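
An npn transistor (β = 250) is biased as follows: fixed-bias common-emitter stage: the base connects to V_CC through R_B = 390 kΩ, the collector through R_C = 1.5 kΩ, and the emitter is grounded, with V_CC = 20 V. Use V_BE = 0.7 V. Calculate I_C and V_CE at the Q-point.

Base loop: V_CC = I_B·R_B + V_BE, so I_B = (20 − 0.7)/390 kΩ = 0.0495 mA.
In the active region I_C = β·I_B = 250 × 0.0495 = 12.4 mA.
Collector loop: V_CE = V_CC − I_C·R_C = 20 − 12.4×1.5 = 1.44 V.
Since V_CE = 1.44 V > V_CE(sat) ≈ 0.2 V, the transistor is in the active region as assumed.

I_C ≈ 12 mA, V_CE ≈ 1.4 V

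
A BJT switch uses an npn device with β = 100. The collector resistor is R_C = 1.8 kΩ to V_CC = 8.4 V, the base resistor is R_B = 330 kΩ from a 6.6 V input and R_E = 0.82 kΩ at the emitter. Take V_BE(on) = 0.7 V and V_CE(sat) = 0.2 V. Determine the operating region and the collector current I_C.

Assume active. Base-emitter loop: I_B = (V_BB − V_BE)/(R_B + (β+1)R_E) = (6.6 − 0.7)/(330 + 101×0.82) = 0.0143 mA.
I_C = β·I_B = 100×0.0143 = 1.43 mA.
V_CE = V_CC − I_C·R_C − I_E·R_E = 8.4 − 1.43×1.8 − 1.44×0.82 = 4.64 V > V_CE(sat), so the active-region assumption holds.

active; I_C ≈ 1.4 mA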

§ What you need to do
Print the listing once more, exactly as it stands above.

§ Output below
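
An npn transistor (β = 250) is biased as follows: fixed-bias common-emitter stage: the base connects to V_CC through R_B = 390 kΩ, the collector through R_C = 1.5 kΩ, and the emitter is grounded, with V_CC = 20 V. Use V_BE = 0.7 V. Calculate I_C and V_CE at the Q-point.

Base loop: V_CC = I_B·R_B + V_BE, so I_B = (20 − 0.7)/390 kΩ = 0.0495 mA.
In the active region I_C = β·I_B = 250 × 0.0495 = 12.4 mA.
Collector loop: V_CE = V_CC − I_C·R_C = 20 − 12.4×1.5 = 1.44 V.
Since V_CE = 1.44 V > V_CE(sat) ≈ 0.2 V, the transistor is in the active region as assumed.

I_C ≈ 12 mA, V_CE ≈ 1.4 V

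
A BJT switch uses an npn device with β = 100. The collector resistor is R_C = 1.8 kΩ to V_CC = 8.4 V, the base resistor is R_B = 330 kΩ from a 6.6 V input and R_E = 0.82 kΩ at the emitter. Take V_BE(on) = 0.7 V and V_CE(sat) = 0.2 V. Determine the operating region and the collector current I_C.

Assume active. Base-emitter loop: I_B = (V_BB − V_BE)/(R_B + (β+1)R_E) = (6.6 − 0.7)/(330 + 101×0.82) = 0.0143 mA.
I_C = β·I_B = 100×0.0143 = 1.43 mA.
V_CE = V_CC − I_C·R_C − I_E·R_E = 8.4 − 1.43×1.8 − 1.44×0.82 = 4.64 V > V_CE(sat), so the active-region assumption holds.

active; I_C ≈ 1.4 mA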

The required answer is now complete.